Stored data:
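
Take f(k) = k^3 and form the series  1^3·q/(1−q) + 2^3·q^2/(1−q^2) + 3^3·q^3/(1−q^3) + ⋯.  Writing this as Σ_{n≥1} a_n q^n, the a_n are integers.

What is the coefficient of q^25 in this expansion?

d|25:{1,5,25}  Σf=1+125+15625=15751

a_25 = 15751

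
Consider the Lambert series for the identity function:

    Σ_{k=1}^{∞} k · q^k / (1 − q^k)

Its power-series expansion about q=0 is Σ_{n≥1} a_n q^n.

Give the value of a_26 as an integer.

a_26 = 42

[q^26] f(26)=26,f(13)=13,f(2)=2,f(1)=1 ⇒ 42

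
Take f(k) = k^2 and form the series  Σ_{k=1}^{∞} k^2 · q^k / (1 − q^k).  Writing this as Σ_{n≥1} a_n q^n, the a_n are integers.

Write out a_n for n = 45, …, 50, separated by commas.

2366, 2650, 2210, 3410, 2451, 3255

d|45:{45,15,9,5,3,1}  Σf=2025+225+81+25+9+1=2366
[q^46] f(46)=2116,f(23)=529,f(2)=4,f(1)=1 ⇒ 2650
[q^47] f(47)=2209,f(1)=1 ⇒ 2210
n=48: 1·48 2·24 3·16 4·12 6·8 8·6 12·4 16·3 24·2 48·1  f→[1+4+9+16+36+64+144+256+576+2304]=3410
q^49  k|49↦f(k): 1:1 7:49 49:2401  a_49=2451
[q^50] f(1)=1,f(2)=4,f(5)=25,f(10)=100,f(25)=625,f(50)=2500 ⇒ 3255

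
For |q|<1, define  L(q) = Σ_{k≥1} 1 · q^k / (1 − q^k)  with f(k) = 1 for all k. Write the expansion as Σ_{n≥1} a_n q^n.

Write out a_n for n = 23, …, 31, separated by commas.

q^23  k|23↦f(k): 23:1 1:1  a_23=2
d|24:{1,2,3,4,6,8,12,24}  Σf=1+1+1+1+1+1+1+1=8
[q^25] f(1)=1,f(5)=1,f(25)=1 ⇒ 3
q^26  k|26↦f(k): 26:1 13:1 2:1 1:1  a_26=4
[q^27] f(1)=1,f(3)=1,f(9)=1,f(27)=1 ⇒ 4
n=28: 1·28 2·14 4·7 7·4 14·2 28·1  f→[1+1+1+1+1+1]=6
n=29: 29·1 1·29  f→[1+1]=2
n=30: 1·30 2·15 3·10 5·6 6·5 10·3 15·2 30·1  f→[1+1+1+1+1+1+1+1]=8
[q^31] f(1)=1,f(31)=1 ⇒ 2

2, 8, 3, 4, 4, 6, 2, 8, 2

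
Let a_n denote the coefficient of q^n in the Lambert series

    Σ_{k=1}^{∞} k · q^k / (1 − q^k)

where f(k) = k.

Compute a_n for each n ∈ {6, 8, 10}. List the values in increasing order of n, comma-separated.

[q^6] f(6)=6,f(3)=3,f(2)=2,f(1)=1 ⇒ 12
n=8: 1·8 2·4 4·2 8·1  f→[1+2+4+8]=15
n=10: 10·1 5·2 2·5 1·10  f→[10+5+2+1]=18

12, 15, 18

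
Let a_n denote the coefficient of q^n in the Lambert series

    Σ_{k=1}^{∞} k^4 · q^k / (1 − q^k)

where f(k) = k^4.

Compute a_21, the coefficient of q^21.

a_21 = 196964

d|21:{1,3,7,21}  Σf=1+81+2401+194481=196964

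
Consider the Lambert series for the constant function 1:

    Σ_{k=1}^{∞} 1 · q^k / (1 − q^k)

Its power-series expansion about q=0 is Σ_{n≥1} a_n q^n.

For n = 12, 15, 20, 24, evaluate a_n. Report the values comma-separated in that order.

6, 4, 6, 8

[q^12] f(12)=1,f(6)=1,f(4)=1,f(3)=1,f(2)=1,f(1)=1 ⇒ 6
[q^15] f(1)=1,f(3)=1,f(5)=1,f(15)=1 ⇒ 4
[q^20] f(20)=1,f(10)=1,f(5)=1,f(4)=1,f(2)=1,f(1)=1 ⇒ 6
q^24  k|24↦f(k): 24:1 12:1 8:1 6:1 4:1 3:1 2:1 1:1  a_24=8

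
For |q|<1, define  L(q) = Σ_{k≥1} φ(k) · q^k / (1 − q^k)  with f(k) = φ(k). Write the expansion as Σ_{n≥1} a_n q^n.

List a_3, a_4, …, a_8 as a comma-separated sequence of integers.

[q^3] φ(3)=2,φ(1)=1 ⇒ 3
n=4: 4·1 2·2 1·4  φ→[2+1+1]=4
q^5  k|5↦φ(k): 5:4 1:1  a_5=5
d|6:{1,2,3,6}  Σφ=1+1+2+2=6
q^7  k|7↦φ(k): 1:1 7:6  a_7=7
d|8:{1,2,4,8}  Σφ=1+1+2+4=8

3, 4, 5, 6, 7, 8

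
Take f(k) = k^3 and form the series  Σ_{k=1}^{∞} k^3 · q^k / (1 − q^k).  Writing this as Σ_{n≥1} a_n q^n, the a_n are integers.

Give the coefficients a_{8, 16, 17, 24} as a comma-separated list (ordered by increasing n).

d|8:{1,2,4,8}  Σf=1+8+64+512=585
n=16: 1·16 2·8 4·4 8·2 16·1  f→[1+8+64+512+4096]=4681
d|17:{1,17}  Σf=1+4913=4914
[q^24] f(24)=13824,f(12)=1728,f(8)=512,f(6)=216,f(4)=64,f(3)=27,f(2)=8,f(1)=1 ⇒ 16380

585, 4681, 4914, 16380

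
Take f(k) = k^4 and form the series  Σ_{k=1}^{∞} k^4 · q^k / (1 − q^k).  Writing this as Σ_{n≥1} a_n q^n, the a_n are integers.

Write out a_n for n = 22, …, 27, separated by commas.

n=22: 1·22 2·11 11·2 22·1  f→[1+16+14641+234256]=248914
q^23  k|23↦f(k): 1:1 23:279841  a_23=279842
[q^24] f(24)=331776,f(12)=20736,f(8)=4096,f(6)=1296,f(4)=256,f(3)=81,f(2)=16,f(1)=1 ⇒ 358258
d|25:{1,5,25}  Σf=1+625+390625=391251
q^26  k|26↦f(k): 1:1 2:16 13:28561 26:456976  a_26=485554
q^27  k|27↦f(k): 27:531441 9:6561 3:81 1:1  a_27=538084

248914, 279842, 358258, 391251, 485554, 538084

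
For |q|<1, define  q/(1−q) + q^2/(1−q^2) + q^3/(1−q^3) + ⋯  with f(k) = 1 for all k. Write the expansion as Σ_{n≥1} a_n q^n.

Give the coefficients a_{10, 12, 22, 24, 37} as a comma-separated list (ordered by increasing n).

d|10:{10,5,2,1}  Σf=1+1+1+1=4
n=12: 1·12 2·6 3·4 4·3 6·2 12·1  f→[1+1+1+1+1+1]=6
[q^22] f(1)=1,f(2)=1,f(11)=1,f(22)=1 ⇒ 4
n=24: 24·1 12·2 8·3 6·4 4·6 3·8 2·12 1·24  f→[1+1+1+1+1+1+1+1]=8
d|37:{1,37}  Σf=1+1=2

4, 6, 4, 8, 2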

▸ Problem to solve: Would you repeat, exactly and with nothing added, every line from the line containing "Take f(k) = k^4" through the last line of the records above?

▸ Exercise output:
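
Take f(k) = k^4 and form the series  Σ_{k=1}^{∞} k^4 · q^k / (1 − q^k).  Writing this as Σ_{n≥1} a_n q^n, the a_n are integers.

Write out a_n for n = 22, …, 27, separated by commas.

n=22: 1·22 2·11 11·2 22·1  f→[1+16+14641+234256]=248914
q^23  k|23↦f(k): 1:1 23:279841  a_23=279842
[q^24] f(24)=331776,f(12)=20736,f(8)=4096,f(6)=1296,f(4)=256,f(3)=81,f(2)=16,f(1)=1 ⇒ 358258
d|25:{1,5,25}  Σf=1+625+390625=391251
q^26  k|26↦f(k): 1:1 2:16 13:28561 26:456976  a_26=485554
q^27  k|27↦f(k): 27:531441 9:6561 3:81 1:1  a_27=538084

248914, 279842, 358258, 391251, 485554, 538084

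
For |q|<1, define  q/(1−q) + q^2/(1−q^2) + q^3/(1−q^3) + ⋯  with f(k) = 1 for all k. Write the expansion as Σ_{n≥1} a_n q^n.

Give the coefficients a_{10, 12, 22, 24, 37} as a comma-separated list (ordered by increasing n).

d|10:{10,5,2,1}  Σf=1+1+1+1=4
n=12: 1·12 2·6 3·4 4·3 6·2 12·1  f→[1+1+1+1+1+1]=6
[q^22] f(1)=1,f(2)=1,f(11)=1,f(22)=1 ⇒ 4
n=24: 24·1 12·2 8·3 6·4 4·6 3·8 2·12 1·24  f→[1+1+1+1+1+1+1+1]=8
d|37:{1,37}  Σf=1+1=2

4, 6, 4, 8, 2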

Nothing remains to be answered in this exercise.